TASK TO CARRY OUT: For each line below that holds the word "ground", make a copy.

BEGIN RECORD EXTRACTS

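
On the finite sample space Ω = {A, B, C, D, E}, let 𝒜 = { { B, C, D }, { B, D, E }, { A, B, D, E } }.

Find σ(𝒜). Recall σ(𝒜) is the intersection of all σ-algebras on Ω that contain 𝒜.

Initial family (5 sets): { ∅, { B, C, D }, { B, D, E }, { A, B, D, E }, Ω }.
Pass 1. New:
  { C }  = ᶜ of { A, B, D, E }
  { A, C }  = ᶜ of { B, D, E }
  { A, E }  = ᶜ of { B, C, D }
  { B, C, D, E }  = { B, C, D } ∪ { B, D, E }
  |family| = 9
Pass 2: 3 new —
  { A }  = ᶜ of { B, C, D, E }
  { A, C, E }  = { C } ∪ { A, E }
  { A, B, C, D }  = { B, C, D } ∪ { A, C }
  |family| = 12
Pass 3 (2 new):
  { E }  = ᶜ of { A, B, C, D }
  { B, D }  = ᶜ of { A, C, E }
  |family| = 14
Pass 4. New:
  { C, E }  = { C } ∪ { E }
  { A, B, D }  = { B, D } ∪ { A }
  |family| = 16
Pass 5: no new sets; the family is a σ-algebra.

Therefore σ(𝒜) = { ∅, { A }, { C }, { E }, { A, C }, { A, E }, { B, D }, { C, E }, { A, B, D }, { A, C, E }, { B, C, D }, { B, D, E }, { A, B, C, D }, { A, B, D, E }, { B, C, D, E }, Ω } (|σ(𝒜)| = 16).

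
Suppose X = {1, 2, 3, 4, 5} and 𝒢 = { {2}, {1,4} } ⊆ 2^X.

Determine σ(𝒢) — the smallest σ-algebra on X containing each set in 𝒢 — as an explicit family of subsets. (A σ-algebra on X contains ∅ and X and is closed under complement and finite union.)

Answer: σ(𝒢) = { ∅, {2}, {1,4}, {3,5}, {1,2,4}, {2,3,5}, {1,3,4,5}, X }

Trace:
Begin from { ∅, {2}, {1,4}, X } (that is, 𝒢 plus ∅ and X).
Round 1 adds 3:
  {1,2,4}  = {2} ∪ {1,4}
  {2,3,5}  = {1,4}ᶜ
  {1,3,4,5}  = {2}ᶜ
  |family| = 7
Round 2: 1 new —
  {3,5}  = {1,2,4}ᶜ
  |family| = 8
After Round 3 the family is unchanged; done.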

END RECORD EXTRACTS
BEGIN RECORD EXTRACTS

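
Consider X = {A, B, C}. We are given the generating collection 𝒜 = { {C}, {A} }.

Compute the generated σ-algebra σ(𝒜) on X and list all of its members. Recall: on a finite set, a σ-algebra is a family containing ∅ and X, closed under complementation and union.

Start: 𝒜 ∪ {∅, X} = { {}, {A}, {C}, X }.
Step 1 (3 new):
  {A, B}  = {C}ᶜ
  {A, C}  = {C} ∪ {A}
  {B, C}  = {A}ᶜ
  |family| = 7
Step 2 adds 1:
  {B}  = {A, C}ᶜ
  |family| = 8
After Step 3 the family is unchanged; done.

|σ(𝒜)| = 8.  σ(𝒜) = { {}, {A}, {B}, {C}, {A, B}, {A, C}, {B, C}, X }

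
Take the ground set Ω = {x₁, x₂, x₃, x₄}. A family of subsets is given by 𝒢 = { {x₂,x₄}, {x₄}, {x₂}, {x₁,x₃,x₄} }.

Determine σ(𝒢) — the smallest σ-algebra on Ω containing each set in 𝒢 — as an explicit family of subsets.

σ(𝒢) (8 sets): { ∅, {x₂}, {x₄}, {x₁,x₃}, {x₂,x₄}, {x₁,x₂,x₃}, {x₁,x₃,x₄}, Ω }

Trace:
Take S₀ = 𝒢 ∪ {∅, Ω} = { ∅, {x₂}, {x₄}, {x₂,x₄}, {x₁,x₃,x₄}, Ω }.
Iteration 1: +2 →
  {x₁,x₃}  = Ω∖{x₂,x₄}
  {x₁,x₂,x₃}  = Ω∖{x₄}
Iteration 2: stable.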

END RECORD EXTRACTS
BEGIN RECORD EXTRACTS

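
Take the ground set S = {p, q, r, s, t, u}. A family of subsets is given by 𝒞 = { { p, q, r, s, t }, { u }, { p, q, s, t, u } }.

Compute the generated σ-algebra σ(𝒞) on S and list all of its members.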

END RECORD EXTRACTS

EXERCISE RESULT:
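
Take the ground set Ω = {x₁, x₂, x₃, x₄}. A family of subsets is given by 𝒢 = { {x₂,x₄}, {x₄}, {x₂}, {x₁,x₃,x₄} }.
Take the ground set S = {p, q, r, s, t, u}. A family of subsets is given by 𝒞 = { { p, q, r, s, t }, { u }, { p, q, s, t, u } }.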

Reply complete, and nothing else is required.